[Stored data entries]
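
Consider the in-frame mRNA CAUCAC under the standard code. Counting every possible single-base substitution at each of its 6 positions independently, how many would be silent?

Codon 1 (CAU, His): 1 synonymous substitution.
Codon 2 (CAC, His): 1 synonymous substitution.
Total: 1 + 1 = 2.

2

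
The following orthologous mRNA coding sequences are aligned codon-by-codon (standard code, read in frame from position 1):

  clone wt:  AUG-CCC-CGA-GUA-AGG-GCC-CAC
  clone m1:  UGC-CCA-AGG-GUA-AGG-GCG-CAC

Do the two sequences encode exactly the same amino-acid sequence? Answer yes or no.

no

Codon 1: AUG Met / UGC Cys — nonsynonymous.
Codon 2: CCC Pro / CCA Pro — synonymous.
Codon 3: CGA Arg / AGG Arg — synonymous.
Codon 4: GUA Val / GUA Val — identical.
Codon 5: AGG Arg / AGG Arg — identical.
Codon 6: GCC Ala / GCG Ala — synonymous.
Codon 7: CAC His / CAC His — identical.
Nonsynonymous differences: 1 → different protein.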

> [Task to carry out] Where a line of the entries above holds the word "clone", return that line.

> [Result of the task]
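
  clone wt:  AUG-CCC-CGA-GUA-AGG-GCC-CAC
  clone m1:  UGC-CCA-AGG-GUA-AGG-GCG-CAC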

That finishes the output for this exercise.